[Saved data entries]
◆ ◆ ◆

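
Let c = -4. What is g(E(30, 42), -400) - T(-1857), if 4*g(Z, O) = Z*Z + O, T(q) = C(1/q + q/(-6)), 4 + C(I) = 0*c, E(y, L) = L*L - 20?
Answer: 760288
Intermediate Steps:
E(y, L) = -20 + L**2 (E(y, L) = L**2 - 20 = -20 + L**2)
C(I) = -4 (C(I) = -4 + 0*(-4) = -4 + 0 = -4)
T(q) = -4
g(Z, O) = O/4 + Z**2/4 (g(Z, O) = (Z*Z + O)/4 = (Z**2 + O)/4 = (O + Z**2)/4 = O/4 + Z**2/4)
g(E(30, 42), -400) - T(-1857) = ((1/4)*(-400) + (-20 + 42**2)**2/4) - 1*(-4) = (-100 + (-20 + 1764)**2/4) + 4 = (-100 + (1/4)*1744**2) + 4 = (-100 + (1/4)*3041536) + 4 = (-100 + 760384) + 4 = 760284 + 4 = 760288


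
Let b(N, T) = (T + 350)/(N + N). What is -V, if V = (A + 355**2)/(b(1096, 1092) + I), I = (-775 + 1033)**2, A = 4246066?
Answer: -4791811736/72954865 ≈ -65.682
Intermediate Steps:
b(N, T) = (350 + T)/(2*N) (b(N, T) = (350 + T)/((2*N)) = (350 + T)*(1/(2*N)) = (350 + T)/(2*N))
I = 66564 (I = 258**2 = 66564)
V = 4791811736/72954865 (V = (4246066 + 355**2)/((1/2)*(350 + 1092)/1096 + 66564) = (4246066 + 126025)/((1/2)*(1/1096)*1442 + 66564) = 4372091/(721/1096 + 66564) = 4372091/(72954865/1096) = 4372091*(1096/72954865) = 4791811736/72954865 ≈ 65.682)
-V = -1*4791811736/72954865 = -4791811736/72954865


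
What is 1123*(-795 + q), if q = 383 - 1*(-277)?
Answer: -151605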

◆ ◆ ◆

Look through the records and copy every line that has the word "What".

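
Let c = -4. What is g(E(30, 42), -400) - T(-1857), if 4*g(Z, O) = Z*Z + O, T(q) = C(1/q + q/(-6)), 4 + C(I) = 0*c, E(y, L) = L*L - 20?
Let b(N, T) = (T + 350)/(N + N). What is -V, if V = (A + 355**2)/(b(1096, 1092) + I), I = (-775 + 1033)**2, A = 4246066?
What is 1123*(-795 + q), if q = 383 - 1*(-277)?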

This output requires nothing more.